* Material to process
+--
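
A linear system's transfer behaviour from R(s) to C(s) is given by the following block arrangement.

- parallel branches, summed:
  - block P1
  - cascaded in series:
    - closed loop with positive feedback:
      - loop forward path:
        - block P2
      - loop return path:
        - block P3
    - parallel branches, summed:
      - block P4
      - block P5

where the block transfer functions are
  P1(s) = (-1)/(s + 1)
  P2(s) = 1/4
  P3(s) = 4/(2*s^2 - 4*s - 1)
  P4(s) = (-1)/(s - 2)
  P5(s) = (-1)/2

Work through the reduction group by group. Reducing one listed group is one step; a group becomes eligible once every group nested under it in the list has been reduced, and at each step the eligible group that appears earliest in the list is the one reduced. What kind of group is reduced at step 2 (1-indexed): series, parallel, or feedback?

Reducing step by step:

Step 1: apply the feedback formula to P2, P3
Step 2: add P4, P5 (parallel)
Step 3: combine [P2/(1-P2*P3)], (P4+P5) in series
Step 4: parallel reduction of P1, ([P2/(1-P2*P3)]*(P4+P5))
The group at step 2 is a parallel group.

Answer: parallel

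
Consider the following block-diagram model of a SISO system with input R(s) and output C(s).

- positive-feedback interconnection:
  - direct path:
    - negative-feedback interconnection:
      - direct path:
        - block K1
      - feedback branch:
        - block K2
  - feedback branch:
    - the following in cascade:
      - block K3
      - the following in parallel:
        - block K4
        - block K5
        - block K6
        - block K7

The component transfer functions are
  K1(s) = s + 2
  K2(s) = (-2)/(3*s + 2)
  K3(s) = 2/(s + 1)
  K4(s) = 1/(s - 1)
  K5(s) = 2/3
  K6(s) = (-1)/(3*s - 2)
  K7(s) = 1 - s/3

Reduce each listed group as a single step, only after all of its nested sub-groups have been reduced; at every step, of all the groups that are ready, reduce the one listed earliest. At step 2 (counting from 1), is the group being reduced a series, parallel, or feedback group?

Step 1: collapse the loop (K1 forward, K2 return)
Step 2: parallel reduction of K4, K5, K6, K7
Step 3: multiply K3, (K4+K5+K6+K7) (series)
Step 4: collapse the loop ([K1/(1+K1*K2)] forward, (K3*(K4+K5+K6+K7)) return)
Step 2 collapses a parallel group.

Hence the answer: parallel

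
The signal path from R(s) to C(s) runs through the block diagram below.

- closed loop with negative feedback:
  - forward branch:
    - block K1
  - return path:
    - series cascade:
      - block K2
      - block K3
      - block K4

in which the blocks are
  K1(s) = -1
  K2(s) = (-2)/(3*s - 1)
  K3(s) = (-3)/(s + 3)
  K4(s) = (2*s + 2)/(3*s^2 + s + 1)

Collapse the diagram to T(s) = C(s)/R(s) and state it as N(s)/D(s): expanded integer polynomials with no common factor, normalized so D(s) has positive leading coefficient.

Step 1. series reduction of K2, K3, K4 -> (12*s + 12)/(9*s^4 + 27*s^3 + 2*s^2 + 5*s - 3)
Step 2. close the feedback loop around K1, (K2*K3*K4): this yields T(s), and no further normalization is needed

Final answer: (-9*s^4 - 27*s^3 - 2*s^2 - 5*s + 3)/(9*s^4 + 27*s^3 + 2*s^2 - 7*s - 15)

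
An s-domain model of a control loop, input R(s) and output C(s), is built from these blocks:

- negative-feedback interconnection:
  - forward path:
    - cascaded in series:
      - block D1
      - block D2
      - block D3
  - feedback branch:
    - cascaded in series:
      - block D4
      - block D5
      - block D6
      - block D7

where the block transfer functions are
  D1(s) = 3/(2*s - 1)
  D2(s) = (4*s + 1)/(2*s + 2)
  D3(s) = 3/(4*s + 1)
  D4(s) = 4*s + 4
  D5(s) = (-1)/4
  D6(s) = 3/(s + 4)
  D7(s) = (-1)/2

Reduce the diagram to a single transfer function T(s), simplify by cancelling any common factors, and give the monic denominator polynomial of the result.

(1) cascade D1, D2, D3, giving 9/(4*s^2 + 2*s - 2)
(2) cascade D4, D5, D6, D7, giving (3*s + 3)/(2*s + 8)
(3) feedback reduction of (D1*D2*D3), (D4*D5*D6*D7), giving (18*s + 72)/(8*s^3 + 36*s^2 + 39*s + 11)
That last expression is T(s), already simplified. Scaling its denominator by 1/8 (the reciprocal of the leading coefficient) yields the monic denominator.

Therefore the answer is s^3 + 9*s^2/2 + 39*s/8 + 11/8.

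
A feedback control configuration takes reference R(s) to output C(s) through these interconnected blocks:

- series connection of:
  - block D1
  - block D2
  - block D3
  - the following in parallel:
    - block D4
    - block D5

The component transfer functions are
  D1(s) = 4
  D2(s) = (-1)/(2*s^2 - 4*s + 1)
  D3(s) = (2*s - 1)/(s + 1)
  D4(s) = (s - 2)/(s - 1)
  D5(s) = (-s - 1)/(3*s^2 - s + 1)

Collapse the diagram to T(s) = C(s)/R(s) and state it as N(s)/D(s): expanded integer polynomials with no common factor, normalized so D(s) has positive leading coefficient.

[1] combine D4, D5 in parallel; result (3*s^3 - 8*s^2 + 3*s - 1)/(3*s^3 - 4*s^2 + 2*s - 1)
[2] reduce the series chain D1, D2, D3, (D4+D5); the result is T(s) itself (integer coefficients, no common factor, positive leading denominator coefficient)

Answer: (-24*s^4 + 76*s^3 - 56*s^2 + 20*s - 4)/(6*s^6 - 14*s^5 + 3*s^4 + 9*s^3 - 8*s^2 + 5*s - 1)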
+--
* Action item
Copy exactly the stretch of data above from the line with "K3(s) = (-3)/(s + 3)" through the line with "D7(s) = (-1)/2", and omit all other lines.

* Answer below
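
  K3(s) = (-3)/(s + 3)
  K4(s) = (2*s + 2)/(3*s^2 + s + 1)

Collapse the diagram to T(s) = C(s)/R(s) and state it as N(s)/D(s): expanded integer polynomials with no common factor, normalized so D(s) has positive leading coefficient.

Step 1. series reduction of K2, K3, K4 -> (12*s + 12)/(9*s^4 + 27*s^3 + 2*s^2 + 5*s - 3)
Step 2. close the feedback loop around K1, (K2*K3*K4): this yields T(s), and no further normalization is needed

Final answer: (-9*s^4 - 27*s^3 - 2*s^2 - 5*s + 3)/(9*s^4 + 27*s^3 + 2*s^2 - 7*s - 15)

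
An s-domain model of a control loop, input R(s) and output C(s), is built from these blocks:

- negative-feedback interconnection:
  - forward path:
    - cascaded in series:
      - block D1
      - block D2
      - block D3
  - feedback branch:
    - cascaded in series:
      - block D4
      - block D5
      - block D6
      - block D7

where the block transfer functions are
  D1(s) = 3/(2*s - 1)
  D2(s) = (4*s + 1)/(2*s + 2)
  D3(s) = 3/(4*s + 1)
  D4(s) = 4*s + 4
  D5(s) = (-1)/4
  D6(s) = 3/(s + 4)
  D7(s) = (-1)/2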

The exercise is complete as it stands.